-- RECORDS FOR THE EXERCISE follows --

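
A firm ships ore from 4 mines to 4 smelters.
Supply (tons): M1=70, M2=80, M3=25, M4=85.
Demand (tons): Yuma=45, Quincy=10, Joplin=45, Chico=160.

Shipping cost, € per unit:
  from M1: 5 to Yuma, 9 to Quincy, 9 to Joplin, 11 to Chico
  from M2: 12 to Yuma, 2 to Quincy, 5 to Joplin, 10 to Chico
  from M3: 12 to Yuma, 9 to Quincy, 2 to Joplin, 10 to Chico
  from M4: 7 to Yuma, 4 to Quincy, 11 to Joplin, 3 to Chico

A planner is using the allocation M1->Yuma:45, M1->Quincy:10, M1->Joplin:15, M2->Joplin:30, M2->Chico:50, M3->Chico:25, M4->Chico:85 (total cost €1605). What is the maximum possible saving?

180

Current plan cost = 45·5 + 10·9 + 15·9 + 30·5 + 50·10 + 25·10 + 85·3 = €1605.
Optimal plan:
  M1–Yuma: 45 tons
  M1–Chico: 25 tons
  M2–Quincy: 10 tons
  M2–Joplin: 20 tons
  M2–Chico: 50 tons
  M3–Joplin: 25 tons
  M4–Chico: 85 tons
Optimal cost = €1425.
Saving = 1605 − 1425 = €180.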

-- RECORDS FOR THE EXERCISE concluded --

(TASK ITEM): Filter the records above, keeping each line that contains the word "from".

(ANSWER TO THE EXERCISE):
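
A firm ships ore from 4 mines to 4 smelters.
  from M1: 5 to Yuma, 9 to Quincy, 9 to Joplin, 11 to Chico
  from M2: 12 to Yuma, 2 to Quincy, 5 to Joplin, 10 to Chico
  from M3: 12 to Yuma, 9 to Quincy, 2 to Joplin, 10 to Chico
  from M4: 7 to Yuma, 4 to Quincy, 11 to Joplin, 3 to Chico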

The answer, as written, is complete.